→ BRIEF: Which lines in the data below contain the word "does"? Copy each of them.

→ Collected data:
★ ★ ★ ★ ★ ★ ★

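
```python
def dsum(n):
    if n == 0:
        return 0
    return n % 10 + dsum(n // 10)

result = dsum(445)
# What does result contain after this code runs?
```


dsum(445)
= 5 + dsum(44)
= 5 + 4 + dsum(4)
= 5 + 4 + 4 + dsum(0)
= 5 + 4 + 4 + 0
= 13


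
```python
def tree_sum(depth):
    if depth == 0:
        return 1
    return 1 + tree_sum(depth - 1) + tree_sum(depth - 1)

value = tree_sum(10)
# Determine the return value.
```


tree_sum(10)
= 1 + tree_sum(9) + tree_sum(9)
= 1 + 2 * tree_sum(9)
tree_sum(k) = 2^(k+1) - 1
tree_sum(0) = 1
tree_sum(1) = 3
tree_sum(2) = 7
tree_sum(3) = 15
tree_sum(4) = 31
tree_sum(10) = 2^11 - 1 = 2047


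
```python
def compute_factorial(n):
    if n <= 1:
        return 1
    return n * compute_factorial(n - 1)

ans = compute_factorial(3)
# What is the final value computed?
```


compute_factorial(3)
= 3 * compute_factorial(2)
= 3 * 2 * compute_factorial(1)
= 3 * 2 * 1
= 6


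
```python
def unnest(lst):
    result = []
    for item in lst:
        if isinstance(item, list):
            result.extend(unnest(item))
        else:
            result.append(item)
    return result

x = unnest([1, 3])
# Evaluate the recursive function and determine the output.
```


unnest([1, 3])
Processing each element:
  1 is not a list -> append 1
  3 is not a list -> append 3
= [1, 3]


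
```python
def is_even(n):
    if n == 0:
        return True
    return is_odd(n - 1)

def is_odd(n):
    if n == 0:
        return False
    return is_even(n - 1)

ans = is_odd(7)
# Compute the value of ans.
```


is_odd(7)
= is_even(6)
= is_odd(5)
= is_even(4)
= is_odd(3)
= is_even(2)
= is_odd(1)
= is_even(0)
n == 0: return True
= True


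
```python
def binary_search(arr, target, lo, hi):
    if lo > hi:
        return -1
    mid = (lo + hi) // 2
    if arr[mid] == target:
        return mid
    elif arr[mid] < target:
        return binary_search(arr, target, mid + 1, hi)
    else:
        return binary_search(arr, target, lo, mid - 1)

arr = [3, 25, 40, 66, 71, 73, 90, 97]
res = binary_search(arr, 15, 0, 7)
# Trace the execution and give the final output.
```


binary_search(arr, 15, 0, 7)
lo=0, hi=7, mid=3, arr[mid]=66
66 > 15, search left half
lo=0, hi=2, mid=1, arr[mid]=25
25 > 15, search left half
lo=0, hi=0, mid=0, arr[mid]=3
3 < 15, search right half
lo > hi, target not found, return -1
= -1


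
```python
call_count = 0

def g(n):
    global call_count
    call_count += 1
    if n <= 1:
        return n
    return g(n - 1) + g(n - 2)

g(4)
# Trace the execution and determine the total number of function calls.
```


g(4) calls g(3) and g(2); each non-base call branches into two more.
Let C(k) = total number of calls made by g(k), including the call to g(k) itself.
Base cases: C(0) = 1, C(1) = 1
Recurrence: C(k) = 1 + C(k-1) + C(k-2)
  C(2) = 1 + C(1) + C(0) = 1 + 1 + 1 = 3
  C(3) = 1 + C(2) + C(1) = 1 + 3 + 1 = 5
  C(4) = 1 + C(3) + C(2) = 1 + 5 + 3 = 9
Total calls = C(4) = 9


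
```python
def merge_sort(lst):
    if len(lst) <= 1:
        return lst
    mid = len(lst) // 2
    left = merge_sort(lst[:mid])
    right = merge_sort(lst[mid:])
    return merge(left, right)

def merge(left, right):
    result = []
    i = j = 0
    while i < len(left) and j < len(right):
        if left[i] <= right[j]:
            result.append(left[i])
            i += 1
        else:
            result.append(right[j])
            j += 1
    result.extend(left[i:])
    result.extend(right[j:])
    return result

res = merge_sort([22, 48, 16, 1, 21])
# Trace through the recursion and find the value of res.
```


merge_sort([22, 48, 16, 1, 21])
Split into [22, 48] and [16, 1, 21]
Left sorted: [22, 48]
Right sorted: [1, 16, 21]
Merge [22, 48] and [1, 16, 21]
= [1, 16, 21, 22, 48]


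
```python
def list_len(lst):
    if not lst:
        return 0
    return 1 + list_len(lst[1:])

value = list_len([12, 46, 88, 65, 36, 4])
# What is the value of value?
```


list_len([12, 46, 88, 65, 36, 4])
= 1 + list_len([46, 88, 65, 36, 4])
= 1 + 1 + list_len([88, 65, 36, 4])
= 1 + 1 + 1 + list_len([65, 36, 4])
= 1 + 1 + 1 + 1 + list_len([36, 4])
= 1 + 1 + 1 + 1 + 1 + list_len([4])
= 1 + 1 + 1 + 1 + 1 + 1 + list_len([])
= 1 + 1 + 1 + 1 + 1 + 1 + 0
= 6


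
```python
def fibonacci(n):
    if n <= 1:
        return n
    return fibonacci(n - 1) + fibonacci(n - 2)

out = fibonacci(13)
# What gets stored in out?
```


fibonacci(13)
= fibonacci(12) + fibonacci(11)
= (fibonacci(11) + fibonacci(10)) + fibonacci(11)
Computing bottom-up: fibonacci(0)=0, fibonacci(1)=1, fibonacci(2)=1, fibonacci(3)=2, fibonacci(4)=3, fibonacci(5)=5, fibonacci(6)=8, fibonacci(7)=13, fibonacci(8)=21, fibonacci(9)=34, fibonacci(10)=55, fibonacci(11)=89, fibonacci(12)=144, fibonacci(13)=233
= 233


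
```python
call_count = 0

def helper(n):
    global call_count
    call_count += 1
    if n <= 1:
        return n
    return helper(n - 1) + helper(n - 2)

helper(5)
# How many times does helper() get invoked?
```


helper(5) calls helper(4) and helper(3); each non-base call branches into two more.
Let C(k) = total number of calls made by helper(k), including the call to helper(k) itself.
Base cases: C(0) = 1, C(1) = 1
Recurrence: C(k) = 1 + C(k-1) + C(k-2)
  C(2) = 1 + C(1) + C(0) = 1 + 1 + 1 = 3
  C(3) = 1 + C(2) + C(1) = 1 + 3 + 1 = 5
  C(4) = 1 + C(3) + C(2) = 1 + 5 + 3 = 9
  C(5) = 1 + C(4) + C(3) = 1 + 9 + 5 = 15
Total calls = C(5) = 15


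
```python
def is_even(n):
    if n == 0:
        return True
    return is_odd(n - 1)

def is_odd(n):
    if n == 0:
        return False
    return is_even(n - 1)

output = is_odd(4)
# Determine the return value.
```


is_odd(4)
= is_even(3)
= is_odd(2)
= is_even(1)
= is_odd(0)
n == 0: return False
= False


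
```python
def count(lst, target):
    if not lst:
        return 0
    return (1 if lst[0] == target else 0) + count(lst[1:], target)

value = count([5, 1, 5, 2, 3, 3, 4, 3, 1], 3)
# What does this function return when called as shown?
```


count([5, 1, 5, 2, 3, 3, 4, 3, 1], 3)
lst[0]=5 != 3: 0 + count([1, 5, 2, 3, 3, 4, 3, 1], 3)
lst[0]=1 != 3: 0 + count([5, 2, 3, 3, 4, 3, 1], 3)
lst[0]=5 != 3: 0 + count([2, 3, 3, 4, 3, 1], 3)
lst[0]=2 != 3: 0 + count([3, 3, 4, 3, 1], 3)
lst[0]=3 == 3: 1 + count([3, 4, 3, 1], 3)
lst[0]=3 == 3: 1 + count([4, 3, 1], 3)
lst[0]=4 != 3: 0 + count([3, 1], 3)
lst[0]=3 == 3: 1 + count([1], 3)
lst[0]=1 != 3: 0 + count([], 3)
= 3


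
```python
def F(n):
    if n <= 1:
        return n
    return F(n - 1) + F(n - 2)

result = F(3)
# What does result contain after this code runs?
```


F(3)
= F(2) + F(1)
Computing bottom-up: F(0)=0, F(1)=1, F(2)=1, F(3)=2
= 2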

★ ★ ★ ★ ★ ★ ★

→ SOLUTION:
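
# What does result contain after this code runs?
# How many times does helper() get invoked?
# What does this function return when called as shown?
# What does result contain after this code runs?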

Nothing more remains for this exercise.